◆ Problem requirements:
Lines that include the word "order" should be copied from the listing that follows.

Recorded data below:

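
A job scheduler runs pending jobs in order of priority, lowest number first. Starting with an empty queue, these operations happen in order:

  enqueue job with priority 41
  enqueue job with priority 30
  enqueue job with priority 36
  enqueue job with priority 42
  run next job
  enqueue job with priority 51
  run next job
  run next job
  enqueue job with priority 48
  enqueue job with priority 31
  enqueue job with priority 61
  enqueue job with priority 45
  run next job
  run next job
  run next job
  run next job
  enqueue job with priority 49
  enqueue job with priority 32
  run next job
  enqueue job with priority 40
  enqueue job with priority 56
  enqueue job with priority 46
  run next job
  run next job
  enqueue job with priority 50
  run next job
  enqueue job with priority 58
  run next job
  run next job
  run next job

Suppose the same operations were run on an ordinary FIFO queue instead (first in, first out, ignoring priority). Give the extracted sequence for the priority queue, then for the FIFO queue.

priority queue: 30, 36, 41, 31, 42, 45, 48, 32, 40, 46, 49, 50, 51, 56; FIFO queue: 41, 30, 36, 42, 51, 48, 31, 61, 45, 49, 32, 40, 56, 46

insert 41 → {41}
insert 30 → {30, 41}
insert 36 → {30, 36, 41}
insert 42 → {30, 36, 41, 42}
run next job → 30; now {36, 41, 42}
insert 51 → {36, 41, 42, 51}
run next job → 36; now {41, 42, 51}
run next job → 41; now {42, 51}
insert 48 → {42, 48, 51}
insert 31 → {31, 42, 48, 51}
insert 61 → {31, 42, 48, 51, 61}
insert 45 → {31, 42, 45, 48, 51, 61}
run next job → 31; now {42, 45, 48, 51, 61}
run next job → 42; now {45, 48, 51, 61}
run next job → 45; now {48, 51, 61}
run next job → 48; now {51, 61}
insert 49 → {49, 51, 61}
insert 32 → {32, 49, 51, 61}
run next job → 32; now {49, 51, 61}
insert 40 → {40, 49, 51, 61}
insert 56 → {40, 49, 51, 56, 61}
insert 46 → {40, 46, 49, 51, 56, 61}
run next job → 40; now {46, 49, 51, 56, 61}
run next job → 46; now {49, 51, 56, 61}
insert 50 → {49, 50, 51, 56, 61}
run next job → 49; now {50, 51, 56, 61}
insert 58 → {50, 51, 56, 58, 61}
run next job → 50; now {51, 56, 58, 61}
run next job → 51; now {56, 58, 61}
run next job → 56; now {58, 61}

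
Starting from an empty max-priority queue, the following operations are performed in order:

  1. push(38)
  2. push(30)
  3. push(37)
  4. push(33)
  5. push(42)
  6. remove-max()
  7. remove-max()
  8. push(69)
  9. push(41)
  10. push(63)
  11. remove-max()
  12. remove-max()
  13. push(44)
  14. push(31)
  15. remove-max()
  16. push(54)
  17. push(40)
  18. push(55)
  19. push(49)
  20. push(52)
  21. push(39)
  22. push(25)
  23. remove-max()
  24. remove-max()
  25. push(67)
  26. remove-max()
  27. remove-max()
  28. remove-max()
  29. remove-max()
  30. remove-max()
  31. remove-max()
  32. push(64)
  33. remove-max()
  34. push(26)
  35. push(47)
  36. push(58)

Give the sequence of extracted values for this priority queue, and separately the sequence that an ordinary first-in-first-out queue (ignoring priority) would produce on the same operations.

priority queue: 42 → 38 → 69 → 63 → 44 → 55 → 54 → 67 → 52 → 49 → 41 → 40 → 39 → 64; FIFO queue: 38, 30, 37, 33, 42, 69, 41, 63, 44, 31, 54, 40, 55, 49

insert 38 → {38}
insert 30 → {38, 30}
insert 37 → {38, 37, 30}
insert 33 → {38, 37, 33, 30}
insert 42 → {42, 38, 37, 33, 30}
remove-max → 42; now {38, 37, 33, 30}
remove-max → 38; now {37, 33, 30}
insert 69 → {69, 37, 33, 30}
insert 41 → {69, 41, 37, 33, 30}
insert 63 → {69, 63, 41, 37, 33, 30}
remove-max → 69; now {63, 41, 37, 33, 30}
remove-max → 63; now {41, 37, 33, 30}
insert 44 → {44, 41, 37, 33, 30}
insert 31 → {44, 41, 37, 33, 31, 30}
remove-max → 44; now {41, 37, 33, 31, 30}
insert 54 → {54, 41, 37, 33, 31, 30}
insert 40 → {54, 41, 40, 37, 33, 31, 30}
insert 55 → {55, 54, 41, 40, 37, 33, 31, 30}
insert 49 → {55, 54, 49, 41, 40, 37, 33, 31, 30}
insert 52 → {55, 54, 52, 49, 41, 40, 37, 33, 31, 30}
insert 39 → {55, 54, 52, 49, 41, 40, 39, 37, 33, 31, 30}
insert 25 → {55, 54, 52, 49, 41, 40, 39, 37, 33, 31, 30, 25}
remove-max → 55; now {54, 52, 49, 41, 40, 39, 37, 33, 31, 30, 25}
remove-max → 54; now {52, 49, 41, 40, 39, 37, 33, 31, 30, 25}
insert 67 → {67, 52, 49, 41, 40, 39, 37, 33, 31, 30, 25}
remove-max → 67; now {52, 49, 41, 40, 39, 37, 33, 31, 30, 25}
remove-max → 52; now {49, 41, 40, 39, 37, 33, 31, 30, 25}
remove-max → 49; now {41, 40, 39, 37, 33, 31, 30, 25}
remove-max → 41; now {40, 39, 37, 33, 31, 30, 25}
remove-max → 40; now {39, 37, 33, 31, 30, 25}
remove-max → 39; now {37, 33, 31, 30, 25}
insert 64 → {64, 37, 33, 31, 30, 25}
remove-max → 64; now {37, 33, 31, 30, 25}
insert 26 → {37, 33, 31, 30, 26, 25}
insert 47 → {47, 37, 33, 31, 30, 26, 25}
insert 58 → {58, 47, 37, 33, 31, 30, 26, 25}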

End of Recorded data.

◆ The answer:
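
A job scheduler runs pending jobs in order of priority, lowest number first. Starting with an empty queue, these operations happen in order:
Starting from an empty max-priority queue, the following operations are performed in order: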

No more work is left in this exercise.